DATA RECORDS Block Start
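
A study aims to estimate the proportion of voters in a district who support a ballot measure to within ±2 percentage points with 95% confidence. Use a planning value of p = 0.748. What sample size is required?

For a proportion with margin E = 0.02 at 95% confidence, z = 1.960.
n = p̂(1−p̂)(z/E)² = 0.748 × 0.252 × (1.960/0.02)² = 1810.32
Round up: n = 1811.

1811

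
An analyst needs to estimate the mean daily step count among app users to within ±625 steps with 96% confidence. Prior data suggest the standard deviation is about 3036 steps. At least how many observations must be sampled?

For a mean, the margin of error is E = z·σ/√n, so n = (zσ/E)².
At 96% confidence, z = 2.054.
n = (2.054 × 3036 / 625)² = 99.55
Round up: n = 100.

n = 100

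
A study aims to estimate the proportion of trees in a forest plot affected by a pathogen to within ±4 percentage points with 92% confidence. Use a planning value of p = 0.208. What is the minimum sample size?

For a proportion with margin E = 0.04 at 92% confidence, z = 1.751.
n = p̂(1−p̂)(z/E)² = 0.208 × 0.792 × (1.751/0.04)² = 315.68
Round up: n = 316.

316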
DATA RECORDS Block End
WORK INSTRUCTIONS ▸ The lines wanted are those from the one containing "A study aims to estimate the proportion of trees" through the last line of the listing above. Repeat them exactly.

SOLUTION TO THE PROBLEM ▸
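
A study aims to estimate the proportion of trees in a forest plot affected by a pathogen to within ±4 percentage points with 92% confidence. Use a planning value of p = 0.208. What is the minimum sample size?

For a proportion with margin E = 0.04 at 92% confidence, z = 1.751.
n = p̂(1−p̂)(z/E)² = 0.208 × 0.792 × (1.751/0.04)² = 315.68
Round up: n = 316.

316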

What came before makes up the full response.